◆ Assignment ◆
Scan the entries that follow for the word "full", then report every line in which it appears.

◆ Dataset ◆
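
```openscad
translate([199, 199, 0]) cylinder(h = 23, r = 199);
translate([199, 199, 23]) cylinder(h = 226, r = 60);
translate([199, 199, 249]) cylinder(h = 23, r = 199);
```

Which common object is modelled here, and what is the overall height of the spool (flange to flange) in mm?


A spool. The overall height is 272 mm.

Three coaxial cylinders, large–small–large — a spool. Two 23 mm flanges and a 226 mm core give 23 + 226 + 23 = 272 mm.


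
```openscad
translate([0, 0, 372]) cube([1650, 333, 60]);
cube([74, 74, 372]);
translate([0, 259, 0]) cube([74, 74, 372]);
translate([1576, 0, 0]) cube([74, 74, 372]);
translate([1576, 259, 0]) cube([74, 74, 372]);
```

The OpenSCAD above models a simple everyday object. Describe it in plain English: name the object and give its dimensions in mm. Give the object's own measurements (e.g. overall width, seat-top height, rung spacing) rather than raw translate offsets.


A long wooden bench with a 1650 mm (x) × 333 mm (y) seat, 60 mm thick, its top surface 432 mm above the floor. Four 74 mm square legs at the seat corners, flush with the edges, run from z = 0 to the seat underside.


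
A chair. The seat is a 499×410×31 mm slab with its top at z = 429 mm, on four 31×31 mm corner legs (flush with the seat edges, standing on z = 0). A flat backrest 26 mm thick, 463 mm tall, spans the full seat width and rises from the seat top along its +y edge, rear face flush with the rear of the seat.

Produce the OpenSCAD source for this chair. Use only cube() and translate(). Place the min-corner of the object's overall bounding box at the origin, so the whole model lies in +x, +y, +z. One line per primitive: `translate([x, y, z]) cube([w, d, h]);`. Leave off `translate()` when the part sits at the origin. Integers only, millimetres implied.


translate([0, 0, 398]) cube([499, 410, 31]);
cube([31, 31, 398]);
translate([468, 0, 0]) cube([31, 31, 398]);
translate([0, 379, 0]) cube([31, 31, 398]);
translate([468, 379, 0]) cube([31, 31, 398]);
translate([0, 384, 429]) cube([499, 26, 463]);


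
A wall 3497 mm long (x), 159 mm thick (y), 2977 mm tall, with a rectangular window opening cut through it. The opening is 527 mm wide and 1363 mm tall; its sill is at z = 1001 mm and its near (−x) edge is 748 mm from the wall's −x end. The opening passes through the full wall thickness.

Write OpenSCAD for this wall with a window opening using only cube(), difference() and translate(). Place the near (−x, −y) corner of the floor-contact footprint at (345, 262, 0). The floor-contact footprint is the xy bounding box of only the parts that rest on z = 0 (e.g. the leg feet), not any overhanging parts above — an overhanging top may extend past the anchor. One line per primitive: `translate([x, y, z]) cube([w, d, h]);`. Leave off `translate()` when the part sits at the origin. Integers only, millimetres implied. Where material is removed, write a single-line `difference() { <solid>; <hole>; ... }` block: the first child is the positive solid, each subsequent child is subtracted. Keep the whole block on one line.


difference() { translate([345, 262, 0]) cube([3497, 159, 2977]); translate([1093, 262, 1001]) cube([527, 159, 1363]); }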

◆ Output below ◆
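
A chair. The seat is a 499×410×31 mm slab with its top at z = 429 mm, on four 31×31 mm corner legs (flush with the seat edges, standing on z = 0). A flat backrest 26 mm thick, 463 mm tall, spans the full seat width and rises from the seat top along its +y edge, rear face flush with the rear of the seat.
A wall 3497 mm long (x), 159 mm thick (y), 2977 mm tall, with a rectangular window opening cut through it. The opening is 527 mm wide and 1363 mm tall; its sill is at z = 1001 mm and its near (−x) edge is 748 mm from the wall's −x end. The opening passes through the full wall thickness.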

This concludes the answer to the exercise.